EXERCISE DETAILS:
Your task is to repeat the entries exactly from their first line through the line with "on H^1_0(0, 1) (so u(0) = u(1) = 0).", and to stop there.

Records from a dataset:
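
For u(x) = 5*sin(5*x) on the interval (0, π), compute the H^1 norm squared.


||u||_{H^1(0,π)}^2 = 325*π

u'(x) = 25*cos(5*x).
Expand u² and (u')² and integrate term by term on (0, π), using: for integers n ≥ 1, ∫_0^π sin²(nx) dx = ∫_0^π cos²(nx) dx = π/2; for n ≠ n', ∫_0^π sin(nx)sin(n'x) dx = ∫_0^π cos(nx)cos(n'x) dx = 0; and by product-to-sum, ∫_0^π sin(nx)cos(n'x) dx = ½∫_0^π [sin((n+n')x) + sin((n−n')x)] dx, which is 0 when n+n' is even and 2n/(n²−n'²) when n+n' is odd (it need not vanish on (0, π)).
  u² squared terms: (5)²·∫sin(5x)² dx = 25·π/2 = 25*π/2.
  So ∫_0^π u² dx = 25*π/2.
  (u')² squared terms: (25)²·∫cos(5x)² dx = 625·π/2 = 625*π/2.
  So ∫_0^π (u')² dx = 625*π/2.
||u||_{H^1}^2 = (25*π/2) + (625*π/2) = 325*π.


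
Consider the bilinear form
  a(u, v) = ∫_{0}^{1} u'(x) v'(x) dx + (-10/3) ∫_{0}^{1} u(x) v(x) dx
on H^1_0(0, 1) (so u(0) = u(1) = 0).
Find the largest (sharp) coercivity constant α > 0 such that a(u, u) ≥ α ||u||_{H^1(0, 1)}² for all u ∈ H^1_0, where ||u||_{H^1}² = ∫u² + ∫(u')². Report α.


α = (-10/3 + π^2)/(1 + π^2)

Coercivity of a(·,·) on H^1_0(0, 1) means a(u, u) ≥ α ||u||_{H^1}² for every u ∈ H^1_0.
The interval has length L = 1, and Poincaré/coercivity depend only on L. Here a(u, u) = ∫(u')² + (-10/3)·∫u².
Here c = -10/3 < 0 with |c| < (π/L)² = π^2, so coercivity still holds. The condition a(u,u) ≥ α||u||_{H^1}² reads (1−α)∫(u')² ≥ (α−c)∫u². Any admissible α is ≤ 1 (rapidly oscillating u have ∫u²/∫(u')² → 0), and α = 1 would force 0 ≥ (1−c)∫u², impossible since c < 1; so 1−α > 0. By the sharp Poincaré inequality on H^1_0 of an interval of length L, ∫(u')² ≥ (π/L)²∫u² with equality for the first sine mode sin(π(x−x₀)/L) (x₀ the left endpoint), so the inequality holds for all u iff (1−α)(π/L)² ≥ α − c, i.e. α ≤ ((π/L)² + c)/((π/L)² + 1) = (1 + c(L/π)²)/(1 + (L/π)²). (Direct route, valid since c ≤ 0: Poincaré gives c∫u² ≥ c(L/π)²∫(u')², so a(u,u) ≥ (1 + c(L/π)²)∫(u')², while ||u||_{H^1}² ≤ (1 + (L/π)²)∫(u')²; dividing yields the same α.) With (π/L)² = π^2 and c = -10/3, the largest admissible constant is α = ((π/L)² + c)/((π/L)² + 1).
Simplifying, α = (-10/3 + π^2)/(1 + π^2).


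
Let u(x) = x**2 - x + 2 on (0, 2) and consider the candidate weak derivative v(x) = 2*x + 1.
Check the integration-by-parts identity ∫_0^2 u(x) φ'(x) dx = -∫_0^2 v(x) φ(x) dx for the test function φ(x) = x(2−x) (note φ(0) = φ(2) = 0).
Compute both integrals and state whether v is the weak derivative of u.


LHS = -4/3, RHS = -4. No, v is not the weak derivative of u.

u(x) = x**2 - x + 2, classical derivative u'(x) = 2*x - 1.
φ(x) = x(2−x), so φ'(x) = 2 - 2*x.
Note φ(0) = φ(2) = 0, so the boundary term u·φ vanishes.
LHS = ∫_0^2 u(x) φ'(x) dx = ∫_0^2 (-2*x^3 + 4*x^2 - 6*x + 4) dx. Term by term:
  ∫_0^2 -2*x^3 dx = -8;  ∫_0^2 4*x^2 dx = 32/3;  ∫_0^2 -6*x dx = -12;
  ∫_0^2 4 dx = 8.
Sum: -8 + 32/3 − 12 + 8 = -4/3.
So LHS = -4/3.
∫_0^2 v(x) φ(x) dx = ∫_0^2 (-2*x^3 + 3*x^2 + 2*x) dx. Term by term:
  ∫_0^2 -2*x^3 dx = -8;  ∫_0^2 3*x^2 dx = 8;  ∫_0^2 2*x dx = 4.
Sum: -8 + 8 + 4 = 4.
So RHS = -∫_0^2 v(x) φ(x) dx = -4.
LHS − RHS = 8/3 ≠ 0, so the identity fails.
(For a valid weak derivative the identity must hold for EVERY test function, in particular this one. The failure shows v is NOT the weak derivative of u.)
Correct weak derivative would be u'(x) = 2*x - 1.


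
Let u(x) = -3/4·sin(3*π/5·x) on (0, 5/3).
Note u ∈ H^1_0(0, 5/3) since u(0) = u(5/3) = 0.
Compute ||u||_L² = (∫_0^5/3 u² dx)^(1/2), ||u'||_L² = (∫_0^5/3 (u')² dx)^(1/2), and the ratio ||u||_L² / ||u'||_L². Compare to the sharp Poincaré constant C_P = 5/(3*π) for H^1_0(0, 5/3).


||u||_L² / ||u'||_L² = 5/(3*π) = C_P.

u(x) = -3/4·sin(3*π/5·x), so u'(x) = -9*π*cos(3*π*x/5)/20.
Writing u(x) = A·sin(kπx/L) with A = -3/4 and k = 1, use ∫_0^L sin²(kπx/L) dx = L/2 and ∫_0^L cos²(kπx/L) dx = L/2.
u² = 9/16·sin²(3*π/5·x) and (u')² = 81*π^2/400·cos²(3*π/5·x), and each of sin², cos² integrates to L/2 = 5/6 over (0, 5/3).
∫_0^5/3 u² dx = 15/32, so ||u||_L² = sqrt(30)/8.
∫_0^5/3 (u')² dx = 27*π^2/160, so ||u'||_L² = 3*sqrt(30)*π/40.
Ratio ||u||_L² / ||u'||_L² = 5/(3*π).
Sharp Poincaré constant on H^1_0(0, 5/3) is C_P = L/π = 5/(3*π), achieved by sin(3*π/5·x).
This is the k = 1 eigenfunction (up to amplitude), so the ratio equals the sharp Poincaré constant exactly.


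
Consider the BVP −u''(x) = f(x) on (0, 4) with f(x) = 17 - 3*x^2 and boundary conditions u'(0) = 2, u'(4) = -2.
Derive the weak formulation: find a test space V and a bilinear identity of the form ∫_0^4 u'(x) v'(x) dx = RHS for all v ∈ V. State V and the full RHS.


V = H^1(0, 4) (v unrestricted at boundary; u is determined up to an additive constant); weak form: ∫_0^4 u'v' dx = ∫_0^4 (17 - 3*x^2) v dx − 2·v(4) − 2·v(0) for all v ∈ V.

Multiply both sides by a test function v and integrate from 0 to 4:
  ∫_0^4 −u''(x) v(x) dx = ∫_0^4 f(x) v(x) dx.
Integrate the LHS by parts once:
  ∫_0^4 −u'' v dx = −[u'(x) v(x)]_0^4 + ∫_0^4 u'(x) v'(x) dx.
Thus ∫_0^4 u'(x) v'(x) dx = ∫_0^4 f(x) v(x) dx + [u'(x) v(x)]_0^4.
Choose V so that boundary terms are either known or forced to vanish.
u has inhomogeneous Neumann u'(0) = 2, u'(4) = -2. [u' v]_0^4 = (-2)·v(4) − (2)·v(0) = − 2·v(4) − 2·v(0). Take V = H^1(0, 4); boundary term becomes part of RHS.
Weak formulation: find u (satisfying any essential BC) such that ∫_0^4 u'(x) v'(x) dx = ∫_0^4 f v dx − 2·v(4) − 2·v(0) for all v ∈ V (Neumann data are natural BCs: they enter the RHS as boundary terms).
Substituting f(x) = 17 - 3*x^2, the right-hand side is ∫_0^4 (17 - 3*x^2) v dx − 2·v(4) − 2·v(0).
Compatibility check (pure Neumann): taking v ≡ 1 ∈ V gives 0 = ∫_0^4 f dx + (-2) − (2), i.e. ∫_0^4 f dx must equal u'(0) − u'(4) = 4. Indeed ∫_0^4 (17 - 3*x^2) dx = 4, so the data are compatible. The solution is then unique only up to an additive constant (fix it e.g. by requiring ∫_0^4 u dx = 0).


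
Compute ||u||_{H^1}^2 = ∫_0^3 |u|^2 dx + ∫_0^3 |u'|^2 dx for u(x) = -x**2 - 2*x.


||u||_{H^1}^2 = 1248/5

The H^1 norm (squared) on an interval (0, L) is
  ||u||_{H^1}^2 = ∫_0^L u(x)^2 dx + ∫_0^L u'(x)^2 dx.
Compute u'(x) = -2*x - 2.
Then u(x)^2 = x**4 + 4*x**3 + 4*x**2 and u'(x)^2 = 4*x**2 + 8*x + 4.
Integrate each monomial from 0 to 3 using ∫_0^3 c·x^n dx = c·3^(n+1)/(n+1):
  ∫_0^3 u(x)^2 dx = ∫_0^3 (x^4 + 4*x^3 + 4*x^2) dx. Term by term:
    ∫_0^3 x^4 dx = 243/5;  ∫_0^3 4*x^3 dx = 81;  ∫_0^3 4*x^2 dx = 36.
  Sum: 243/5 + 81 + 36 = 828/5.
  ∫_0^3 u'(x)^2 dx = ∫_0^3 (4*x^2 + 8*x + 4) dx. Term by term:
    ∫_0^3 4*x^2 dx = 36;  ∫_0^3 8*x dx = 36;  ∫_0^3 4 dx = 12.
  Sum: 36 + 36 + 12 = 84.
Adding: ||u||_{H^1}^2 = 828/5 + 84 = 1248/5.


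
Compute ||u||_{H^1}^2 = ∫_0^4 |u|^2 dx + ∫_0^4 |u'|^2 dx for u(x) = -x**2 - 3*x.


||u||_{H^1}^2 = 14972/15

The H^1 norm (squared) on an interval (0, L) is
  ||u||_{H^1}^2 = ∫_0^L u(x)^2 dx + ∫_0^L u'(x)^2 dx.
Compute u'(x) = -2*x - 3.
Then u(x)^2 = x**4 + 6*x**3 + 9*x**2 and u'(x)^2 = 4*x**2 + 12*x + 9.
Integrate each monomial from 0 to 4 using ∫_0^4 c·x^n dx = c·4^(n+1)/(n+1):
  ∫_0^4 u(x)^2 dx = ∫_0^4 (x^4 + 6*x^3 + 9*x^2) dx. Term by term:
    ∫_0^4 x^4 dx = 1024/5;  ∫_0^4 6*x^3 dx = 384;  ∫_0^4 9*x^2 dx = 192.
  Sum: 1024/5 + 384 + 192 = 3904/5.
  ∫_0^4 u'(x)^2 dx = ∫_0^4 (4*x^2 + 12*x + 9) dx. Term by term:
    ∫_0^4 4*x^2 dx = 256/3;  ∫_0^4 12*x dx = 96;  ∫_0^4 9 dx = 36.
  Sum: 256/3 + 96 + 36 = 652/3.
Adding: ||u||_{H^1}^2 = 3904/5 + 652/3 = 14972/15.


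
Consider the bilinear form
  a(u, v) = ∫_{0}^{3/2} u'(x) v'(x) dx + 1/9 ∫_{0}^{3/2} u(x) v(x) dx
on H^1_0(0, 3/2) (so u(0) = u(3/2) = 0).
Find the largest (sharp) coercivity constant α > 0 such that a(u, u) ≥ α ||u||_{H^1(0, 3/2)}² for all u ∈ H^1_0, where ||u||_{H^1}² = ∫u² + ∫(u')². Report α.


α = (1 + 4*π^2)/(9 + 4*π^2)

Coercivity of a(·,·) on H^1_0(0, 3/2) means a(u, u) ≥ α ||u||_{H^1}² for every u ∈ H^1_0.
The interval has length L = 3/2, and Poincaré/coercivity depend only on L. Here a(u, u) = ∫(u')² + (1/9)·∫u².
Here 0 < c = 1/9 < 1. The condition a(u,u) ≥ α||u||_{H^1}² reads (1−α)∫(u')² ≥ (α−c)∫u². Any admissible α is ≤ 1 (rapidly oscillating u have ∫u²/∫(u')² → 0), and α = 1 would force 0 ≥ (1−c)∫u², impossible since c < 1; so 1−α > 0. By the sharp Poincaré inequality on H^1_0 of an interval of length L, ∫(u')² ≥ (π/L)²∫u² with equality for the first sine mode sin(π(x−x₀)/L) (x₀ the left endpoint), so the inequality holds for all u iff (1−α)(π/L)² ≥ α − c, i.e. α ≤ ((π/L)² + c)/((π/L)² + 1) = (1 + c(L/π)²)/(1 + (L/π)²). With (π/L)² = 4*π^2/9 and c = 1/9, the largest admissible constant is α = ((π/L)² + c)/((π/L)² + 1).
Simplifying, α = (1 + 4*π^2)/(9 + 4*π^2).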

FINISHED TASK:
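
For u(x) = 5*sin(5*x) on the interval (0, π), compute the H^1 norm squared.


||u||_{H^1(0,π)}^2 = 325*π

u'(x) = 25*cos(5*x).
Expand u² and (u')² and integrate term by term on (0, π), using: for integers n ≥ 1, ∫_0^π sin²(nx) dx = ∫_0^π cos²(nx) dx = π/2; for n ≠ n', ∫_0^π sin(nx)sin(n'x) dx = ∫_0^π cos(nx)cos(n'x) dx = 0; and by product-to-sum, ∫_0^π sin(nx)cos(n'x) dx = ½∫_0^π [sin((n+n')x) + sin((n−n')x)] dx, which is 0 when n+n' is even and 2n/(n²−n'²) when n+n' is odd (it need not vanish on (0, π)).
  u² squared terms: (5)²·∫sin(5x)² dx = 25·π/2 = 25*π/2.
  So ∫_0^π u² dx = 25*π/2.
  (u')² squared terms: (25)²·∫cos(5x)² dx = 625·π/2 = 625*π/2.
  So ∫_0^π (u')² dx = 625*π/2.
||u||_{H^1}^2 = (25*π/2) + (625*π/2) = 325*π.


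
Consider the bilinear form
  a(u, v) = ∫_{0}^{1} u'(x) v'(x) dx + (-10/3) ∫_{0}^{1} u(x) v(x) dx
on H^1_0(0, 1) (so u(0) = u(1) = 0).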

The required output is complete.